### Requirement:
Report every line below that carries the word "Consider".

### Extracted information:
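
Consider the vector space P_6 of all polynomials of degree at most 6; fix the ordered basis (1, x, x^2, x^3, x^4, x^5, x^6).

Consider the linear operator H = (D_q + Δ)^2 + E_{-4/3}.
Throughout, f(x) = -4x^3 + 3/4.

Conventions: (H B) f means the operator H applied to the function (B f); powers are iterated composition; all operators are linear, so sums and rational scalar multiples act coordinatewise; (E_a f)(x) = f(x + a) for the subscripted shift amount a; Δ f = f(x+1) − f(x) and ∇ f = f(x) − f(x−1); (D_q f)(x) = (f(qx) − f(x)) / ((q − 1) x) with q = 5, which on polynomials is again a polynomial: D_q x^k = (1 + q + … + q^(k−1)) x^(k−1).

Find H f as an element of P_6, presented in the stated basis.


the image equals g(x) = -4x^3 + 16x^2 - (3328/3)x - 16175/108

D_q f = -124x^2
Δ f = -12x^2 - 12x - 4
(D_q + Δ) f = -136x^2 - 12x - 4
D_q (D_q + Δ) f = -816x - 12
Δ (D_q + Δ) f = -272x - 148
(D_q + Δ) (D_q + Δ) f = -1088x - 160
E_{-4/3} f = -4x^3 + 16x^2 - (64/3)x + 1105/108
((D_q + Δ)^2 + E_{-4/3}) f = -4x^3 + 16x^2 - (3328/3)x - 16175/108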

### Response below:
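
Consider the vector space P_6 of all polynomials of degree at most 6; fix the ordered basis (1, x, x^2, x^3, x^4, x^5, x^6).
Consider the linear operator H = (D_q + Δ)^2 + E_{-4/3}.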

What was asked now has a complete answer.